• [Dataset content]
++++++
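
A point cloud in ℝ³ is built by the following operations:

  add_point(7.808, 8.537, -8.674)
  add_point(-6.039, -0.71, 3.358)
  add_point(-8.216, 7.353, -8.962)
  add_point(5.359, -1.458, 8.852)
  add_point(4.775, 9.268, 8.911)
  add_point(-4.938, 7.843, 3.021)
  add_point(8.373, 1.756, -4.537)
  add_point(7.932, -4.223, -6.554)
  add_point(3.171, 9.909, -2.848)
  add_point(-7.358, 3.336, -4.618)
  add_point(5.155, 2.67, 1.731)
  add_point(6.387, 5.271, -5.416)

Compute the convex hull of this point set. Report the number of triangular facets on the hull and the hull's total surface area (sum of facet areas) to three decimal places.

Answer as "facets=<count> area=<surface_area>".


facets=16 area=898.528

10 of the 12 inputs are extreme points: [0, 1, 2, 3, 4, 5, 6, 7, 8, 9].

Triangle areas on the boundary:
  f1: (p0, p8, p2) → 49.4055
  f2: (p0, p4, p6) → 62.9705
  f3: (p0, p4, p8) → 33.4473
  f4: (p9, p1, p2) → 7.3106
  f5: (p5, p1, p2) → 53.6161
  f6: (p5, p1, p4) → 48.2830
  f7: (p5, p8, p2) → 59.8381
  f8: (p5, p4, p8) → 53.5497
  f9: (p3, p4, p6) → 74.0048
  f10: (p3, p1, p4) → 67.6988
  f11: (p7, p3, p6) → 44.4625
  f12: (p7, p3, p1) → 96.9383
  f13: (p7, p9, p1) → 75.5573
  f14: (p7, p9, p2) → 48.2240
  f15: (p7, p0, p2) → 103.7501
  f16: (p7, p0, p6) → 19.4714
Σ area = 898.528

Check V−E+F: 10 − 24 + 16 = 2.


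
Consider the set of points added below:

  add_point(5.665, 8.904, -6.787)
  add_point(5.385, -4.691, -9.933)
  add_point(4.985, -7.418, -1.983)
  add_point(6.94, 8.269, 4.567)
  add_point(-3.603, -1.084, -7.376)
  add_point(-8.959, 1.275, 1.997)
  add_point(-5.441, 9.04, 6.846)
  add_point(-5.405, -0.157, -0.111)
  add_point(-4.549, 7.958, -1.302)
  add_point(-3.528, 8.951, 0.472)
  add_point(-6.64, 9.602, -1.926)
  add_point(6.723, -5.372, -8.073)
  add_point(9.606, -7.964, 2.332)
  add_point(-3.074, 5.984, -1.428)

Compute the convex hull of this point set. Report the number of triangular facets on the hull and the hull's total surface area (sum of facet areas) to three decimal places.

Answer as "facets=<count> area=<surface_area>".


Hull vertices (10/14): indices [0, 1, 2, 3, 4, 5, 6, 10, 11, 12].

Area of each hull facet:
  f1: (p6, p12, p5) → 101.6720
  f2: (p3, p6, p12) → 101.5895
  f3: (p2, p12, p5) → 46.9212
  f4: (p10, p6, p5) → 37.9900
  f5: (p10, p3, p6) → 55.8959
  f6: (p11, p2, p12) → 18.7672
  f7: (p11, p2, p1) → 6.0212
  f8: (p4, p2, p5) → 65.8556
  f9: (p4, p2, p1) → 41.5482
  f10: (p4, p10, p5) → 50.3224
  f11: (p0, p10, p3) → 73.2437
  f12: (p0, p11, p1) → 16.6119
  f13: (p0, p4, p1) → 64.3574
  f14: (p0, p4, p10) → 73.8067
  f15: (p0, p3, p12) → 94.8067
  f16: (p0, p11, p12) → 78.6739
Σ area = 928.084

Check V−E+F: 10 − 24 + 16 = 2.

facets=16 area=928.084


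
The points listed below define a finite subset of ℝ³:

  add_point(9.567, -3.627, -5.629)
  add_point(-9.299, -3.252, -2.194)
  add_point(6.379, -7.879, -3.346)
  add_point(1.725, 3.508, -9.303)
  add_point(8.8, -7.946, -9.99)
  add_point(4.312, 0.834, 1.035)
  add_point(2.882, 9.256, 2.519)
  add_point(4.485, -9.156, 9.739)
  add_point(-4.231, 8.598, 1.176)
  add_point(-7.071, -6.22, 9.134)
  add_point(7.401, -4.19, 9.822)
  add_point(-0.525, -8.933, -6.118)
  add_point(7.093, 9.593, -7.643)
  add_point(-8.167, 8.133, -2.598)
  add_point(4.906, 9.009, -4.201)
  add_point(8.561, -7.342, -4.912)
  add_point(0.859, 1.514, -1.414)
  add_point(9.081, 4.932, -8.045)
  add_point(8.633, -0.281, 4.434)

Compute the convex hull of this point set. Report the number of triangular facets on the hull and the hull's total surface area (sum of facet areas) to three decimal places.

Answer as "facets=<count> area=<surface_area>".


facets=26 area=1289.249

Points on the hull: [0, 1, 3, 4, 6, 7, 8, 9, 10, 11, 12, 13, 15, 17, 18] (15 of 19).

Facet areas (half cross-product norm):
  f1: (p18, p10, p0) → 29.1777
  f2: (p13, p8, p12) → 38.9287
  f3: (p17, p4, p0) → 24.2703
  f4: (p17, p4, p12) → 13.7402
  f5: (p17, p18, p0) → 47.3491
  f6: (p17, p18, p12) → 33.1394
  f7: (p15, p10, p0) → 29.5818
  f8: (p15, p4, p0) → 9.9877
  f9: (p15, p7, p10) → 42.9921
  f10: (p15, p7, p4) → 12.5528
  f11: (p6, p18, p10) → 32.4454
  f12: (p6, p8, p12) → 39.1324
  f13: (p6, p18, p12) → 62.1754
  f14: (p3, p4, p12) → 53.3527
  f15: (p3, p13, p12) → 52.6132
  f16: (p3, p13, p1) → 70.7442
  f17: (p11, p7, p4) → 84.0322
  f18: (p11, p3, p1) → 70.1997
  f19: (p11, p3, p4) → 62.0817
  f20: (p9, p13, p1) → 65.8383
  f21: (p9, p13, p8) → 46.2919
  f22: (p9, p11, p1) → 66.4235
  f23: (p9, p11, p7) → 93.2452
  f24: (p9, p7, p10) → 33.0167
  f25: (p9, p6, p10) → 114.6975
  f26: (p9, p6, p8) → 61.2397
Σ area = 1289.249

Check V−E+F: 15 − 39 + 26 = 2.


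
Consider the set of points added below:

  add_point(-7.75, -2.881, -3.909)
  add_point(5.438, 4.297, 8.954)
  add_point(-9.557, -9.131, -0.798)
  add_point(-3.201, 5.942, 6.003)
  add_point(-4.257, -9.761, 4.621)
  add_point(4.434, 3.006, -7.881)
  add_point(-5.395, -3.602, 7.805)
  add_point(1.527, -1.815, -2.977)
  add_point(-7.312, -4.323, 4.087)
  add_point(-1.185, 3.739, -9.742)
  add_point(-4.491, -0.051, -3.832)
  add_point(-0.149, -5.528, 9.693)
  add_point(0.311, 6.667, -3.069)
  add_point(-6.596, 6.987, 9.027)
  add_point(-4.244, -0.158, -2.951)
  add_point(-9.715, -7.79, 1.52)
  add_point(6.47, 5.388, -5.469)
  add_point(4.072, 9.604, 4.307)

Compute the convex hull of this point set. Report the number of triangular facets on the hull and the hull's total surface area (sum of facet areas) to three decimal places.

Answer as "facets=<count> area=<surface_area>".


14 of the 18 inputs are extreme points: [0, 1, 2, 4, 5, 6, 7, 9, 11, 12, 13, 15, 16, 17].

Area of each hull facet:
  f1: (p6, p4, p15) → 22.7225
  f2: (p1, p17, p16) → 37.9376
  f3: (p2, p4, p15) → 8.6310
  f4: (p7, p5, p16) → 14.4963
  f5: (p7, p2, p4) → 46.6020
  f6: (p7, p2, p5) → 31.5620
  f7: (p0, p2, p15) → 9.6627
  f8: (p9, p5, p16) → 9.4222
  f9: (p9, p2, p5) → 51.9422
  f10: (p9, p0, p2) → 17.2791
  f11: (p11, p6, p4) → 19.8617
  f12: (p11, p7, p4) → 47.3916
  f13: (p11, p1, p16) → 80.9940
  f14: (p11, p7, p16) → 50.4517
  f15: (p12, p17, p16) → 29.5611
  f16: (p12, p9, p16) → 24.4811
  f17: (p13, p9, p0) → 89.6820
  f18: (p13, p12, p9) → 37.6036
  f19: (p13, p12, p17) → 52.1111
  f20: (p13, p0, p15) → 61.0310
  f21: (p13, p1, p17) → 41.6154
  f22: (p13, p6, p15) → 40.3631
  f23: (p13, p11, p6) → 29.1924
  f24: (p13, p11, p1) → 66.7802
Σ area = 921.377

Euler characteristic 14−36+24 = 2 ✓

facets=24 area=921.377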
++++++
• [Task directions] Everything from the first line of the records above to the line containing "add_point(6.387, 5.271, -5.416)", inclusive, should be repeated exactly; leave out the rest.

• [Task result]
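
A point cloud in ℝ³ is built by the following operations:

  add_point(7.808, 8.537, -8.674)
  add_point(-6.039, -0.71, 3.358)
  add_point(-8.216, 7.353, -8.962)
  add_point(5.359, -1.458, 8.852)
  add_point(4.775, 9.268, 8.911)
  add_point(-4.938, 7.843, 3.021)
  add_point(8.373, 1.756, -4.537)
  add_point(7.932, -4.223, -6.554)
  add_point(3.171, 9.909, -2.848)
  add_point(-7.358, 3.336, -4.618)
  add_point(5.155, 2.67, 1.731)
  add_point(6.387, 5.271, -5.416)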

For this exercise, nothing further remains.